There is material below. Print exactly the lines starting at the line with "Under its current" and ending at the line with "A roofing company can", ends included, and no others.
++++++++
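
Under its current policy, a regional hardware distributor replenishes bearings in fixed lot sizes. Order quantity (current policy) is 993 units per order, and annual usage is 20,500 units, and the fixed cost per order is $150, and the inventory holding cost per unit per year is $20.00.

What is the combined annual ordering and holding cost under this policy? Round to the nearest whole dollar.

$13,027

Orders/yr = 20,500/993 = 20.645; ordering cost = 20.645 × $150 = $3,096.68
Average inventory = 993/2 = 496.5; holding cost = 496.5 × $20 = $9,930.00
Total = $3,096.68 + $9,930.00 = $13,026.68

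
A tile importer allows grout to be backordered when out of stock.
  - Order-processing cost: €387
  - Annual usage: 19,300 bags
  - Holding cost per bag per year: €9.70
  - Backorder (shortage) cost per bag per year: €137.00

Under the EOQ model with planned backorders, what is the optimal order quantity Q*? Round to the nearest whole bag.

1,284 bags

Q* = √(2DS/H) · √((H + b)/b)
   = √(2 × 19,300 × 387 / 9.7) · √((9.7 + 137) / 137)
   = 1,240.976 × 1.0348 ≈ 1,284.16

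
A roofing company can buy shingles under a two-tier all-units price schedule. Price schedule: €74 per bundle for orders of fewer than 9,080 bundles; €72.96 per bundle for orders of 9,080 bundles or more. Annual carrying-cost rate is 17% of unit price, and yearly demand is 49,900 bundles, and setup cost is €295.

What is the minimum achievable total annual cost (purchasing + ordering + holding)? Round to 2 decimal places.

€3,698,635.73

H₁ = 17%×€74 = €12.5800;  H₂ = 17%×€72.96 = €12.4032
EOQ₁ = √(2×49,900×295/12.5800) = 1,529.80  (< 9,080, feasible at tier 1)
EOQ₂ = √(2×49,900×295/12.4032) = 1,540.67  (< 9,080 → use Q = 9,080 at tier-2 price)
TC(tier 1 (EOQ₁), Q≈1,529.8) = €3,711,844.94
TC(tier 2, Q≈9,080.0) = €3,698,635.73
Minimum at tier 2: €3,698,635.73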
++++++++
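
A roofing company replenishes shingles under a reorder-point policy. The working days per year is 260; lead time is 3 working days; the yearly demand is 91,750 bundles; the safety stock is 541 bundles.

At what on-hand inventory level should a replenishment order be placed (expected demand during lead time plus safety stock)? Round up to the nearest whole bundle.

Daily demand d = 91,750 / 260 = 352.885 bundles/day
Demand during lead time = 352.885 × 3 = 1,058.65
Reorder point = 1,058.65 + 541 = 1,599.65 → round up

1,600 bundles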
++++++++
**OUTPUT OF THE TASK**
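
Under its current policy, a regional hardware distributor replenishes bearings in fixed lot sizes. Order quantity (current policy) is 993 units per order, and annual usage is 20,500 units, and the fixed cost per order is $150, and the inventory holding cost per unit per year is $20.00.

What is the combined annual ordering and holding cost under this policy? Round to the nearest whole dollar.

$13,027

Orders/yr = 20,500/993 = 20.645; ordering cost = 20.645 × $150 = $3,096.68
Average inventory = 993/2 = 496.5; holding cost = 496.5 × $20 = $9,930.00
Total = $3,096.68 + $9,930.00 = $13,026.68

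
A tile importer allows grout to be backordered when out of stock.
  - Order-processing cost: €387
  - Annual usage: 19,300 bags
  - Holding cost per bag per year: €9.70
  - Backorder (shortage) cost per bag per year: €137.00

Under the EOQ model with planned backorders, what is the optimal order quantity Q*? Round to the nearest whole bag.

1,284 bags

Q* = √(2DS/H) · √((H + b)/b)
   = √(2 × 19,300 × 387 / 9.7) · √((9.7 + 137) / 137)
   = 1,240.976 × 1.0348 ≈ 1,284.16

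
A roofing company can buy shingles under a two-tier all-units price schedule. Price schedule: €74 per bundle for orders of fewer than 9,080 bundles; €72.96 per bundle for orders of 9,080 bundles or more. Annual carrying-cost rate is 17% of unit price, and yearly demand is 49,900 bundles, and setup cost is €295.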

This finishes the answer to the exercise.